Work to complete
A single stretch of the material below is to be transcribed exactly, starting at the line with "0011011111000000000001101111101110100" and ending after the line with "0011010110100101110010011100010110001".

Material for this exercise

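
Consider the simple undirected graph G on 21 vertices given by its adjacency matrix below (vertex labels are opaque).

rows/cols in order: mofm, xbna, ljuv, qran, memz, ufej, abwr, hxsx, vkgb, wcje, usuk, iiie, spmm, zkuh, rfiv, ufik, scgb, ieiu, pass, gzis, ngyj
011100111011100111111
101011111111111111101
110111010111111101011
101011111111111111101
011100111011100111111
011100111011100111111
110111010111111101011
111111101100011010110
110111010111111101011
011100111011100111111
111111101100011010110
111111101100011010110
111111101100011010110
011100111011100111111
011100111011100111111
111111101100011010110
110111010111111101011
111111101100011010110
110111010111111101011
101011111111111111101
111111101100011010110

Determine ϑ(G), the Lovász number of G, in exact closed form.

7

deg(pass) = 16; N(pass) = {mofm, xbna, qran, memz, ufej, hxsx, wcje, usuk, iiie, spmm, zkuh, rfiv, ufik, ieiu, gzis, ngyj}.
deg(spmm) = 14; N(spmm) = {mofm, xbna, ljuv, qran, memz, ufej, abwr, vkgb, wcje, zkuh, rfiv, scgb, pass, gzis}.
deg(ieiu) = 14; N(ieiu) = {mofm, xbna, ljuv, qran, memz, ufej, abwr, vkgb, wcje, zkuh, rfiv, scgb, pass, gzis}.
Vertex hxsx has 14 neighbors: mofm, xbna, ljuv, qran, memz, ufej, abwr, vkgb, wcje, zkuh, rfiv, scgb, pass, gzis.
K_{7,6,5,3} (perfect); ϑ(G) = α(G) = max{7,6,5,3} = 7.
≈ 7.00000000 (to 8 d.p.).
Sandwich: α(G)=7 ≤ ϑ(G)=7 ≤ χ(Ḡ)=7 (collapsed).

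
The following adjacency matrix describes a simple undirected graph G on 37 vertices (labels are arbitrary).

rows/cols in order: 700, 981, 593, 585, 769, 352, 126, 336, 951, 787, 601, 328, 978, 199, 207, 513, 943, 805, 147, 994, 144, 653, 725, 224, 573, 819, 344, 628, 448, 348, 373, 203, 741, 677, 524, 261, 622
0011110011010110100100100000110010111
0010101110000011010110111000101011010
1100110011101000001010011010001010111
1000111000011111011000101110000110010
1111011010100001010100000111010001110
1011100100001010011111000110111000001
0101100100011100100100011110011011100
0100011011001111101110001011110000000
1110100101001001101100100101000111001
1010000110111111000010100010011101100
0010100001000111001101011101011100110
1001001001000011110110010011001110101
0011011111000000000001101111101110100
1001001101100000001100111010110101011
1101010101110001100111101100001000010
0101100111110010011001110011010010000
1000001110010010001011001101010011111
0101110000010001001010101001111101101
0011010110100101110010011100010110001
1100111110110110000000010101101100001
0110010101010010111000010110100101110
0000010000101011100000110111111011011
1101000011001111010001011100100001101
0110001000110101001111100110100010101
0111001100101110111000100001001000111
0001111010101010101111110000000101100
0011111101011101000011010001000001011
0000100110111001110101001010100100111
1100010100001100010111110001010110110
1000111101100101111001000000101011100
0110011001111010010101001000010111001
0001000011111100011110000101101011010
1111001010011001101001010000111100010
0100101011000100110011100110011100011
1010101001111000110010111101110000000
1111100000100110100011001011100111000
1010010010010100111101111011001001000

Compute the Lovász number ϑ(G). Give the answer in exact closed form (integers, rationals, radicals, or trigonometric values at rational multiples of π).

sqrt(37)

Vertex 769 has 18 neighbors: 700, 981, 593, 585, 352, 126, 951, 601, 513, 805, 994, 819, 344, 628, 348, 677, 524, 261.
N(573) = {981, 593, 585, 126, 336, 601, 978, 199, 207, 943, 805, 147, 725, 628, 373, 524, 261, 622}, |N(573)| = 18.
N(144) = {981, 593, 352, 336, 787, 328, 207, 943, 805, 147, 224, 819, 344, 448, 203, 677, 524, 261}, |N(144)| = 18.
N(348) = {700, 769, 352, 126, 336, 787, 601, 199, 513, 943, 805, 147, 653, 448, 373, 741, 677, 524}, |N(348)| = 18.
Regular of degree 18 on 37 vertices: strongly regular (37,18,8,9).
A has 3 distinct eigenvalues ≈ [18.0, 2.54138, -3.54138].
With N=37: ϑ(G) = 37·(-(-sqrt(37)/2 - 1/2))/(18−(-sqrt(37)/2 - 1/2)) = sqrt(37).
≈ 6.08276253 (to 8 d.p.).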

Output of the task
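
0011011111000000000001101111101110100
1001001101100000001100111010110101011
1101010101110001100111101100001000010
0101100111110010011001110011010010000
1000001110010010001011001101010011111
0101110000010001001010101001111101101
0011010110100101110010011100010110001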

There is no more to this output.